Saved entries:
▽
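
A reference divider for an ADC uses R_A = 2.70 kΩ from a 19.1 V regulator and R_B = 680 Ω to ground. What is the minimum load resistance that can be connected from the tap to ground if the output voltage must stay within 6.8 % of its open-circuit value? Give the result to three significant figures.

R_L(min) ≈ 7.44 kΩ

Output resistance R_th = R_A‖R_B = (2700 × 680)/3380 = 543.2 Ω.
The fractional drop is R_th/(R_th + R_L); requiring this ≤ 0.0680 gives R_L ≥ R_th(1/0.0680 − 1) = 543.2 × 13.71 = 7.44 kΩ.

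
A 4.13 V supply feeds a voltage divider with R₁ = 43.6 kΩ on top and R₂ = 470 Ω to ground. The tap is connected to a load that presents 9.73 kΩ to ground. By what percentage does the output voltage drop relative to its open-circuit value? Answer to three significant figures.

4.56 %

The divider's output (Thévenin) resistance is R₁‖R₂ = 465.0 Ω.
Fractional drop under load = R_th/(R_th + R_L) = 465.0 / (465.0 + 9730) = 0.04561.
So the output falls by 4.56 %.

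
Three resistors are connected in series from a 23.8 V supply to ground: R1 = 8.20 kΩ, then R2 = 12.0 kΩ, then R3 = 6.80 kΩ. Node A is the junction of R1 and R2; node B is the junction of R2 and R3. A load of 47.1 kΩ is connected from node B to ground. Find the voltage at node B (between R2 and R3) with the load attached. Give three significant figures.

At node B, R3 is in parallel with the load: R3‖R_L = 5.942 kΩ.
Below node A the resistance is R2 + (R3‖R_L) = 17.94 kΩ, so V_A = 23.8 × 17.94/26.14 = 16.33 V.
Then V_B = V_A × (R3‖R_L)/(R2 + R3‖R_L) = 16.33 × 5.942/17.94 = 5.41 V.

V ≈ 5.41 V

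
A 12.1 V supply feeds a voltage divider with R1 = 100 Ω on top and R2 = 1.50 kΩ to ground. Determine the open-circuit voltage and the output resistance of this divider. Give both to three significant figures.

V_th = 11.3 V, R_th = 93.8 Ω

V_th is the open-circuit tap voltage: 12.1 × 1500/(100 + 1500) = 11.3 V.
With the supply zeroed, R1 and R2 appear in parallel from the tap: R_th = R1‖R2 = (100 × 1500)/1600 = 93.8 Ω.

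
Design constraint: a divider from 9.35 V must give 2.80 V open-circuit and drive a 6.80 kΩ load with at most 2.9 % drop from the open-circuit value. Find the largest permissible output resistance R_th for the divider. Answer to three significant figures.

Loading drop = R_th/(R_th + R_L) ≤ 0.0290, so R_th ≤ R_L · ε/(1−ε) = 6.80 kΩ × 0.0290/0.9710 = 203 Ω.
(Any R1, R2 with R2/(R1+R2) = 0.299 and R1‖R2 ≤ 203 Ω will meet the spec.)

R_th ≤ 203 Ω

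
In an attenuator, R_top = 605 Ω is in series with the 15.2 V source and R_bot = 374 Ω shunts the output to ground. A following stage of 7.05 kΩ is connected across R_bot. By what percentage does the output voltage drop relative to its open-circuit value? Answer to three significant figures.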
△
Exercise directions:
In full and without alteration, copy the entries.

Result of this exercise:
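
A reference divider for an ADC uses R_A = 2.70 kΩ from a 19.1 V regulator and R_B = 680 Ω to ground. What is the minimum load resistance that can be connected from the tap to ground if the output voltage must stay within 6.8 % of its open-circuit value? Give the result to three significant figures.

R_L(min) ≈ 7.44 kΩ

Output resistance R_th = R_A‖R_B = (2700 × 680)/3380 = 543.2 Ω.
The fractional drop is R_th/(R_th + R_L); requiring this ≤ 0.0680 gives R_L ≥ R_th(1/0.0680 − 1) = 543.2 × 13.71 = 7.44 kΩ.

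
A 4.13 V supply feeds a voltage divider with R₁ = 43.6 kΩ on top and R₂ = 470 Ω to ground. The tap is connected to a load that presents 9.73 kΩ to ground. By what percentage does the output voltage drop relative to its open-circuit value? Answer to three significant figures.

4.56 %

The divider's output (Thévenin) resistance is R₁‖R₂ = 465.0 Ω.
Fractional drop under load = R_th/(R_th + R_L) = 465.0 / (465.0 + 9730) = 0.04561.
So the output falls by 4.56 %.

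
Three resistors are connected in series from a 23.8 V supply to ground: R1 = 8.20 kΩ, then R2 = 12.0 kΩ, then R3 = 6.80 kΩ. Node A is the junction of R1 and R2; node B is the junction of R2 and R3. A load of 47.1 kΩ is connected from node B to ground. Find the voltage at node B (between R2 and R3) with the load attached. Give three significant figures.

At node B, R3 is in parallel with the load: R3‖R_L = 5.942 kΩ.
Below node A the resistance is R2 + (R3‖R_L) = 17.94 kΩ, so V_A = 23.8 × 17.94/26.14 = 16.33 V.
Then V_B = V_A × (R3‖R_L)/(R2 + R3‖R_L) = 16.33 × 5.942/17.94 = 5.41 V.

V ≈ 5.41 V

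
A 12.1 V supply feeds a voltage divider with R1 = 100 Ω on top and R2 = 1.50 kΩ to ground. Determine the open-circuit voltage and the output resistance of this divider. Give both to three significant figures.

V_th = 11.3 V, R_th = 93.8 Ω

V_th is the open-circuit tap voltage: 12.1 × 1500/(100 + 1500) = 11.3 V.
With the supply zeroed, R1 and R2 appear in parallel from the tap: R_th = R1‖R2 = (100 × 1500)/1600 = 93.8 Ω.

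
Design constraint: a divider from 9.35 V must give 2.80 V open-circuit and drive a 6.80 kΩ load with at most 2.9 % drop from the open-circuit value. Find the largest permissible output resistance R_th for the divider. Answer to three significant figures.

Loading drop = R_th/(R_th + R_L) ≤ 0.0290, so R_th ≤ R_L · ε/(1−ε) = 6.80 kΩ × 0.0290/0.9710 = 203 Ω.
(Any R1, R2 with R2/(R1+R2) = 0.299 and R1‖R2 ≤ 203 Ω will meet the spec.)

R_th ≤ 203 Ω

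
In an attenuator, R_top = 605 Ω is in series with the 15.2 V source and R_bot = 374 Ω shunts the output to ground. A following stage of 7.05 kΩ is connected across R_bot. By what percentage does the output voltage drop relative to its open-circuit value? Answer to three significant figures.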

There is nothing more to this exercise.